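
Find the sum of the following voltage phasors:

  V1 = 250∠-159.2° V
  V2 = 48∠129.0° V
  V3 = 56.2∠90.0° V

Step 1 — Convert each phasor to rectangular form:
  V1 = 250·(cos(-159.2°) + j·sin(-159.2°)) = -233.7 - j88.78 V
  V2 = 48·(cos(129.0°) + j·sin(129.0°)) = -30.21 + j37.3 V
  V3 = 56.2·(cos(90.0°) + j·sin(90.0°)) = 0 + j56.2 V
Step 2 — Sum components: V_total = -263.9 + j4.726 V.
Step 3 — Convert to polar: |V_total| = 264 V, ∠V_total = 179.0°.

V_total = 264∠179.0° V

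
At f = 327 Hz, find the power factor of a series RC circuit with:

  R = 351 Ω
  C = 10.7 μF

Step 1 — Angular frequency: ω = 2π·f = 2π·327 = 2055 rad/s.
Step 2 — Component impedances:
  R: Z = R = 351 Ω
  C: Z = 1/(jωC) = -j/(ω·C) = 0 - j45.49 Ω
Step 3 — Series combination: Z_total = R + C = 351 - j45.49 Ω = 353.9∠-7.4° Ω.
Step 4 — Power factor: PF = cos(φ) = Re(Z)/|Z| = 351/353.94 = 0.9917.
Step 5 — Type: Im(Z) = -45.49 ⇒ leading (phase φ = -7.4°).

PF = 0.9917 (leading, φ = -7.4°)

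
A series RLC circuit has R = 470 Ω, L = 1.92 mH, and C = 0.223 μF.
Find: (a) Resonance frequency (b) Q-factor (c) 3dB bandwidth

Step 1 — Resonance condition Im(Z)=0 gives ω₀ = 1/√(LC).
Step 2 — ω₀ = 1/√(0.00192·2.23e-07) = 4.833e+04 rad/s.
Step 3 — f₀ = ω₀/(2π) = 7692 Hz.
Step 4 — Series Q: Q = ω₀L/R = 4.833e+04·0.00192/470 = 0.1974.
Step 5 — 3dB bandwidth: Δω = ω₀/Q = 2.448e+05 rad/s; BW = Δω/(2π) = 3.896e+04 Hz.

(a) f₀ = 7692 Hz  (b) Q = 0.1974  (c) BW = 3.896e+04 Hz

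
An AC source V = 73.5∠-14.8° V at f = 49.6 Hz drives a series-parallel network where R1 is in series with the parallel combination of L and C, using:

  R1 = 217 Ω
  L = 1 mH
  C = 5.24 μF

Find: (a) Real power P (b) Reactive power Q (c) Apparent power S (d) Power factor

Step 1 — Angular frequency: ω = 2π·f = 2π·49.6 = 311.6 rad/s.
Step 2 — Component impedances:
  R1: Z = R = 217 Ω
  L: Z = jωL = j·311.6·0.001 = 0 + j0.3116 Ω
  C: Z = 1/(jωC) = -j/(ω·C) = 0 - j612.4 Ω
Step 3 — Parallel branch: L || C = 1/(1/L + 1/C) = 0 + j0.3118 Ω.
Step 4 — Series with R1: Z_total = R1 + (L || C) = 217 + j0.3118 Ω = 217∠0.1° Ω.
Step 5 — Source phasor: V = 73.5∠-14.8° V = 71.06 - j18.78 V.
Step 6 — Current: I = V / Z = 0.3273 - j0.08699 A = 0.3387∠-14.9° A.
Step 7 — Complex power: S = V·I* = 24.9 + j0.03577 VA.
Step 8 — Real power: P = Re(S) = 24.9 W.
Step 9 — Reactive power: Q = Im(S) = 0.03577 VAR.
Step 10 — Apparent power: |S| = 24.9 VA.
Step 11 — Power factor: PF = P/|S| = 1 (lagging).

(a) P = 24.9 W  (b) Q = 0.03577 VAR  (c) S = 24.9 VA  (d) PF = 1 (lagging)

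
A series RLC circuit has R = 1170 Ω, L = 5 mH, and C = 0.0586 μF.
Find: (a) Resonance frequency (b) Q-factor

Step 1 — Resonance condition Im(Z)=0 gives ω₀ = 1/√(LC).
Step 2 — ω₀ = 1/√(0.005·5.86e-08) = 5.842e+04 rad/s.
Step 3 — f₀ = ω₀/(2π) = 9298 Hz.
Step 4 — Series Q: Q = ω₀L/R = 5.842e+04·0.005/1170 = 0.2497.

(a) f₀ = 9298 Hz  (b) Q = 0.2497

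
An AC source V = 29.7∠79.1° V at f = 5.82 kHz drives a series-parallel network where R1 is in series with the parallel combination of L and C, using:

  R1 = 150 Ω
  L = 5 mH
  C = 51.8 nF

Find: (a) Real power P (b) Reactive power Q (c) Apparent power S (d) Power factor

Step 1 — Angular frequency: ω = 2π·f = 2π·5820 = 3.657e+04 rad/s.
Step 2 — Component impedances:
  R1: Z = R = 150 Ω
  L: Z = jωL = j·3.657e+04·0.005 = 0 + j182.8 Ω
  C: Z = 1/(jωC) = -j/(ω·C) = 0 - j527.9 Ω
Step 3 — Parallel branch: L || C = 1/(1/L + 1/C) = 0 + j279.7 Ω.
Step 4 — Series with R1: Z_total = R1 + (L || C) = 150 + j279.7 Ω = 317.4∠61.8° Ω.
Step 5 — Source phasor: V = 29.7∠79.1° V = 5.616 + j29.16 V.
Step 6 — Current: I = V / Z = 0.08934 + j0.02783 A = 0.09357∠17.3° A.
Step 7 — Complex power: S = V·I* = 1.313 + j2.449 VA.
Step 8 — Real power: P = Re(S) = 1.313 W.
Step 9 — Reactive power: Q = Im(S) = 2.449 VAR.
Step 10 — Apparent power: |S| = 2.779 VA.
Step 11 — Power factor: PF = P/|S| = 0.4726 (lagging).

(a) P = 1.313 W  (b) Q = 2.449 VAR  (c) S = 2.779 VA  (d) PF = 0.4726 (lagging)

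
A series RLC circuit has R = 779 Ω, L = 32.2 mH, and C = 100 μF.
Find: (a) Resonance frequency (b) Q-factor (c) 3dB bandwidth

Step 1 — Resonance condition Im(Z)=0 gives ω₀ = 1/√(LC).
Step 2 — ω₀ = 1/√(0.0322·0.0001) = 557.3 rad/s.
Step 3 — f₀ = ω₀/(2π) = 88.69 Hz.
Step 4 — Series Q: Q = ω₀L/R = 557.3·0.0322/779 = 0.02304.
Step 5 — 3dB bandwidth: Δω = ω₀/Q = 2.419e+04 rad/s; BW = Δω/(2π) = 3850 Hz.

(a) f₀ = 88.69 Hz  (b) Q = 0.02304  (c) BW = 3850 Hz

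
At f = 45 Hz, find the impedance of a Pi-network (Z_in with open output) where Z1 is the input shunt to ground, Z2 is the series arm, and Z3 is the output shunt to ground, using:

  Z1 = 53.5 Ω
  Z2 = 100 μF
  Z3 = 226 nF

Step 1 — Angular frequency: ω = 2π·f = 2π·45 = 282.7 rad/s.
Step 2 — Component impedances:
  Z1: Z = R = 53.5 Ω
  Z2: Z = 1/(jωC) = -j/(ω·C) = 0 - j35.37 Ω
  Z3: Z = 1/(jωC) = -j/(ω·C) = 0 - j1.565e+04 Ω
Step 3 — With open output, the series arm Z2 and the output shunt Z3 appear in series to ground: Z2 + Z3 = 0 - j1.568e+04 Ω.
Step 4 — Parallel with input shunt Z1: Z_in = Z1 || (Z2 + Z3) = 53.5 - j0.1825 Ω = 53.5∠-0.2° Ω.

Z = 53.5 - j0.1825 Ω = 53.5∠-0.2° Ω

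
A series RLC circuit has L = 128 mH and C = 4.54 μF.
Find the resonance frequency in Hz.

Step 1 — Resonance condition Im(Z)=0 gives ω₀ = 1/√(LC).
Step 2 — ω₀ = 1/√(0.128·4.54e-06) = 1312 rad/s.
Step 3 — f₀ = ω₀/(2π) = 208.8 Hz.

f₀ = 208.8 Hz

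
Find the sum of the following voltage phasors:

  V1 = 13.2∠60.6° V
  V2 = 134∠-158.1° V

Step 1 — Convert each phasor to rectangular form:
  V1 = 13.2·(cos(60.6°) + j·sin(60.6°)) = 6.48 + j11.5 V
  V2 = 134·(cos(-158.1°) + j·sin(-158.1°)) = -124.3 - j49.98 V
Step 2 — Sum components: V_total = -117.9 - j38.48 V.
Step 3 — Convert to polar: |V_total| = 124 V, ∠V_total = -161.9°.

V_total = 124∠-161.9° V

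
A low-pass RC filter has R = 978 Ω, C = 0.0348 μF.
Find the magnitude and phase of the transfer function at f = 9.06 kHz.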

------------------------

[Work instruction] Go through the listing above and write out exactly the lines starting with the one holding "A series RLC circuit has R = 779" and running through the one holding "Z2 = 100 μF", ends included, and no others.

[Exercise output]
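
A series RLC circuit has R = 779 Ω, L = 32.2 mH, and C = 100 μF.
Find: (a) Resonance frequency (b) Q-factor (c) 3dB bandwidth

Step 1 — Resonance condition Im(Z)=0 gives ω₀ = 1/√(LC).
Step 2 — ω₀ = 1/√(0.0322·0.0001) = 557.3 rad/s.
Step 3 — f₀ = ω₀/(2π) = 88.69 Hz.
Step 4 — Series Q: Q = ω₀L/R = 557.3·0.0322/779 = 0.02304.
Step 5 — 3dB bandwidth: Δω = ω₀/Q = 2.419e+04 rad/s; BW = Δω/(2π) = 3850 Hz.

(a) f₀ = 88.69 Hz  (b) Q = 0.02304  (c) BW = 3850 Hz

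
At f = 45 Hz, find the impedance of a Pi-network (Z_in with open output) where Z1 is the input shunt to ground, Z2 is the series arm, and Z3 is the output shunt to ground, using:

  Z1 = 53.5 Ω
  Z2 = 100 μF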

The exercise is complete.